Records from a data collection
◇ ◇ ◇ ◇

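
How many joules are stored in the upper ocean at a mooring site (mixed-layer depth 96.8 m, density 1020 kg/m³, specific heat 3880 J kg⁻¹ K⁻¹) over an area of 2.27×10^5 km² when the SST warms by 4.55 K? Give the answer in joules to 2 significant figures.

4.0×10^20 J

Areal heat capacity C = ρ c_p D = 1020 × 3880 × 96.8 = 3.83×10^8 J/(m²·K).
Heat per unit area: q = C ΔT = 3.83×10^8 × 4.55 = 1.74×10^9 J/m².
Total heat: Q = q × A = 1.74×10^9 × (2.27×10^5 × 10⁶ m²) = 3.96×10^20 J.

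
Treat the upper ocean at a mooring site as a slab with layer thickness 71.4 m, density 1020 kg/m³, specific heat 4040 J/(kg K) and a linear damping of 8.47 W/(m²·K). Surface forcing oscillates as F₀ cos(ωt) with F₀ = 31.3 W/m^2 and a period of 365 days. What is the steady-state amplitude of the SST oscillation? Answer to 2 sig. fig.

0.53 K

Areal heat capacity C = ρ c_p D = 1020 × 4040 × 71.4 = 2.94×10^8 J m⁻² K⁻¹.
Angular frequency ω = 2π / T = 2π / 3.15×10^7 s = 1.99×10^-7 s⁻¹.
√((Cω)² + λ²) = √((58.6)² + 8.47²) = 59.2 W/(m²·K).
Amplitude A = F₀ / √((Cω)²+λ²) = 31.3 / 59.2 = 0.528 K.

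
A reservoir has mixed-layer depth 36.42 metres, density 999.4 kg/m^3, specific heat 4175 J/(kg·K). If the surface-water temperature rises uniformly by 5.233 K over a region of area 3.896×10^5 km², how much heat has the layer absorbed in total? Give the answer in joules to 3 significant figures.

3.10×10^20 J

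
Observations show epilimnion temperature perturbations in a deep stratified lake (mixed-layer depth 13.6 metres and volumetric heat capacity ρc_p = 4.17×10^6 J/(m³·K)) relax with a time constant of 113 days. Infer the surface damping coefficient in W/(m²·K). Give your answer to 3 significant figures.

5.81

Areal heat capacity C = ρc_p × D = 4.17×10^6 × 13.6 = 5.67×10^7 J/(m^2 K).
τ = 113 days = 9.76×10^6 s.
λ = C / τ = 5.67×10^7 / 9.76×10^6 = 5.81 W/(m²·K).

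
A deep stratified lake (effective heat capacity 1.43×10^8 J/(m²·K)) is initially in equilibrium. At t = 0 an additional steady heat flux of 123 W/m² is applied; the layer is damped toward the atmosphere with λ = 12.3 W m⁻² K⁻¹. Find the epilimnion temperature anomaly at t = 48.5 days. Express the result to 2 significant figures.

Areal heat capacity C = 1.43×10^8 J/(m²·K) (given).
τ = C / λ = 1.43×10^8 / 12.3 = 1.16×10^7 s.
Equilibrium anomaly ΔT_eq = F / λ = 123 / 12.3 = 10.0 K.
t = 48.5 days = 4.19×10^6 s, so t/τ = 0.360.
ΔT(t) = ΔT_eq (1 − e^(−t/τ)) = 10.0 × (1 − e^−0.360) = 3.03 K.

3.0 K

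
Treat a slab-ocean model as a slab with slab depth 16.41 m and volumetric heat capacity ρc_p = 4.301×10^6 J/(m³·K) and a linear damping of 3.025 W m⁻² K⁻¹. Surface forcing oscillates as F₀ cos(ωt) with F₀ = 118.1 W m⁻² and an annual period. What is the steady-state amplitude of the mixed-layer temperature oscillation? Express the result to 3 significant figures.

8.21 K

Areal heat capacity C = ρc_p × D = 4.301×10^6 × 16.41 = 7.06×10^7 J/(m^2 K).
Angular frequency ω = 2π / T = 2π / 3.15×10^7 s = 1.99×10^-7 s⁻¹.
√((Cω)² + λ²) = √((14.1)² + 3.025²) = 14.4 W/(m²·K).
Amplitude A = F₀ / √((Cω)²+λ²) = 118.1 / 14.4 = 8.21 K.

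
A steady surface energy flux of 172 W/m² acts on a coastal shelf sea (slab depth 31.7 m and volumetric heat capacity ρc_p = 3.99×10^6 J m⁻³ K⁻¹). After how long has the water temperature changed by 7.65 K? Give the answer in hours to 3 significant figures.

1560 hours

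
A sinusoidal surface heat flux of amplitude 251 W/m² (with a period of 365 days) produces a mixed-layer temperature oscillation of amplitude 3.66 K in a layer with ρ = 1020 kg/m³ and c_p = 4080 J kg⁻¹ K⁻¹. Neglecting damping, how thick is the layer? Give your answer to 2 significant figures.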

◇ ◇ ◇ ◇

Work task
Set down the data once more, word for word.

Your response
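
How many joules are stored in the upper ocean at a mooring site (mixed-layer depth 96.8 m, density 1020 kg/m³, specific heat 3880 J kg⁻¹ K⁻¹) over an area of 2.27×10^5 km² when the SST warms by 4.55 K? Give the answer in joules to 2 significant figures.

4.0×10^20 J

Areal heat capacity C = ρ c_p D = 1020 × 3880 × 96.8 = 3.83×10^8 J/(m²·K).
Heat per unit area: q = C ΔT = 3.83×10^8 × 4.55 = 1.74×10^9 J/m².
Total heat: Q = q × A = 1.74×10^9 × (2.27×10^5 × 10⁶ m²) = 3.96×10^20 J.

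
Treat the upper ocean at a mooring site as a slab with layer thickness 71.4 m, density 1020 kg/m³, specific heat 4040 J/(kg K) and a linear damping of 8.47 W/(m²·K). Surface forcing oscillates as F₀ cos(ωt) with F₀ = 31.3 W/m^2 and a period of 365 days. What is the steady-state amplitude of the SST oscillation? Answer to 2 sig. fig.

0.53 K

Areal heat capacity C = ρ c_p D = 1020 × 4040 × 71.4 = 2.94×10^8 J m⁻² K⁻¹.
Angular frequency ω = 2π / T = 2π / 3.15×10^7 s = 1.99×10^-7 s⁻¹.
√((Cω)² + λ²) = √((58.6)² + 8.47²) = 59.2 W/(m²·K).
Amplitude A = F₀ / √((Cω)²+λ²) = 31.3 / 59.2 = 0.528 K.

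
A reservoir has mixed-layer depth 36.42 metres, density 999.4 kg/m^3, specific heat 4175 J/(kg·K). If the surface-water temperature rises uniformly by 5.233 K over a region of area 3.896×10^5 km², how much heat has the layer absorbed in total? Give the answer in joules to 3 significant figures.

3.10×10^20 J

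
Observations show epilimnion temperature perturbations in a deep stratified lake (mixed-layer depth 13.6 metres and volumetric heat capacity ρc_p = 4.17×10^6 J/(m³·K)) relax with a time constant of 113 days. Infer the surface damping coefficient in W/(m²·K). Give your answer to 3 significant figures.

5.81

Areal heat capacity C = ρc_p × D = 4.17×10^6 × 13.6 = 5.67×10^7 J/(m^2 K).
τ = 113 days = 9.76×10^6 s.
λ = C / τ = 5.67×10^7 / 9.76×10^6 = 5.81 W/(m²·K).

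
A deep stratified lake (effective heat capacity 1.43×10^8 J/(m²·K)) is initially in equilibrium. At t = 0 an additional steady heat flux of 123 W/m² is applied; the layer is damped toward the atmosphere with λ = 12.3 W m⁻² K⁻¹. Find the epilimnion temperature anomaly at t = 48.5 days. Express the result to 2 significant figures.

Areal heat capacity C = 1.43×10^8 J/(m²·K) (given).
τ = C / λ = 1.43×10^8 / 12.3 = 1.16×10^7 s.
Equilibrium anomaly ΔT_eq = F / λ = 123 / 12.3 = 10.0 K.
t = 48.5 days = 4.19×10^6 s, so t/τ = 0.360.
ΔT(t) = ΔT_eq (1 − e^(−t/τ)) = 10.0 × (1 − e^−0.360) = 3.03 K.

3.0 K

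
Treat a slab-ocean model as a slab with slab depth 16.41 m and volumetric heat capacity ρc_p = 4.301×10^6 J/(m³·K) and a linear damping of 3.025 W m⁻² K⁻¹. Surface forcing oscillates as F₀ cos(ωt) with F₀ = 118.1 W m⁻² and an annual period. What is the steady-state amplitude of the mixed-layer temperature oscillation? Express the result to 3 significant figures.

8.21 K

Areal heat capacity C = ρc_p × D = 4.301×10^6 × 16.41 = 7.06×10^7 J/(m^2 K).
Angular frequency ω = 2π / T = 2π / 3.15×10^7 s = 1.99×10^-7 s⁻¹.
√((Cω)² + λ²) = √((14.1)² + 3.025²) = 14.4 W/(m²·K).
Amplitude A = F₀ / √((Cω)²+λ²) = 118.1 / 14.4 = 8.21 K.

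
A steady surface energy flux of 172 W/m² acts on a coastal shelf sea (slab depth 31.7 m and volumetric heat capacity ρc_p = 3.99×10^6 J m⁻³ K⁻¹). After how long has the water temperature changed by 7.65 K? Give the answer in hours to 3 significant figures.

1560 hours

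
A sinusoidal surface heat flux of amplitude 251 W/m² (with a period of 365 days) produces a mixed-layer temperature oscillation of amplitude 3.66 K in a layer with ρ = 1020 kg/m³ and c_p = 4080 J kg⁻¹ K⁻¹. Neglecting damping, how thick is the layer? Give your answer to 2 significant figures.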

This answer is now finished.